**Description of the task**
In the records below, the line with "What is g(15, -11)*b, if" opens the range and the line with "Answer: -1040" closes it; print that range exactly and nothing else.

Source information below:

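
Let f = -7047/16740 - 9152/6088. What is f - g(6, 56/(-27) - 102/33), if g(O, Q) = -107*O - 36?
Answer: 318986059/471820 ≈ 676.08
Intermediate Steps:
g(O, Q) = -36 - 107*O
f = -907901/471820 (f = -7047*1/16740 - 9152*1/6088 = -261/620 - 1144/761 = -907901/471820 ≈ -1.9243)
f - g(6, 56/(-27) - 102/33) = -907901/471820 - (-36 - 107*6) = -907901/471820 - (-36 - 642) = -907901/471820 - 1*(-678) = -907901/471820 + 678 = 318986059/471820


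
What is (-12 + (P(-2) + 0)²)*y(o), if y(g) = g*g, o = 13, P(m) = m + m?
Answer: 676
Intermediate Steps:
P(m) = 2*m
y(g) = g²
(-12 + (P(-2) + 0)²)*y(o) = (-12 + (2*(-2) + 0)²)*13² = (-12 + (-4 + 0)²)*169 = (-12 + (-4)²)*169 = (-12 + 16)*169 = 4*169 = 676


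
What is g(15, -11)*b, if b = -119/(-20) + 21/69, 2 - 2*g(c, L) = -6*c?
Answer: 2877/10 ≈ 287.70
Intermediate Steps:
g(c, L) = 1 + 3*c (g(c, L) = 1 - (-3)*c = 1 + 3*c)
b = 2877/460 (b = -119*(-1/20) + 21*(1/69) = 119/20 + 7/23 = 2877/460 ≈ 6.2543)
g(15, -11)*b = (1 + 3*15)*(2877/460) = (1 + 45)*(2877/460) = 46*(2877/460) = 2877/10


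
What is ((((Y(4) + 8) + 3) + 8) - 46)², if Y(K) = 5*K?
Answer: 49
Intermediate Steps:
((((Y(4) + 8) + 3) + 8) - 46)² = ((((5*4 + 8) + 3) + 8) - 46)² = ((((20 + 8) + 3) + 8) - 46)² = (((28 + 3) + 8) - 46)² = ((31 + 8) - 46)² = (39 - 46)² = (-7)² = 49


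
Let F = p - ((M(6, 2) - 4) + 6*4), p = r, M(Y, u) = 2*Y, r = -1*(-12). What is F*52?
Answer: -1040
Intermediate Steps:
r = 12
p = 12
F = -20 (F = 12 - ((2*6 - 4) + 6*4) = 12 - ((12 - 4) + 24) = 12 - (8 + 24) = 12 - 1*32 = 12 - 32 = -20)
F*52 = -20*52 = -1040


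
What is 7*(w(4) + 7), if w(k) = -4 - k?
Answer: -7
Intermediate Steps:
7*(w(4) + 7) = 7*((-4 - 1*4) + 7) = 7*((-4 - 4) + 7) = 7*(-8 + 7) = 7*(-1) = -7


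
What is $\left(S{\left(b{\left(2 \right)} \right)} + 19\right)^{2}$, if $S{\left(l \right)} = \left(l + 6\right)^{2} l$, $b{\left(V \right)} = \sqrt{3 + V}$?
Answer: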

End of Source information.

**Your solution**
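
What is g(15, -11)*b, if b = -119/(-20) + 21/69, 2 - 2*g(c, L) = -6*c?
Answer: 2877/10 ≈ 287.70
Intermediate Steps:
g(c, L) = 1 + 3*c (g(c, L) = 1 - (-3)*c = 1 + 3*c)
b = 2877/460 (b = -119*(-1/20) + 21*(1/69) = 119/20 + 7/23 = 2877/460 ≈ 6.2543)
g(15, -11)*b = (1 + 3*15)*(2877/460) = (1 + 45)*(2877/460) = 46*(2877/460) = 2877/10


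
What is ((((Y(4) + 8) + 3) + 8) - 46)², if Y(K) = 5*K?
Answer: 49
Intermediate Steps:
((((Y(4) + 8) + 3) + 8) - 46)² = ((((5*4 + 8) + 3) + 8) - 46)² = ((((20 + 8) + 3) + 8) - 46)² = (((28 + 3) + 8) - 46)² = ((31 + 8) - 46)² = (39 - 46)² = (-7)² = 49


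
Let F = p - ((M(6, 2) - 4) + 6*4), p = r, M(Y, u) = 2*Y, r = -1*(-12). What is F*52?
Answer: -1040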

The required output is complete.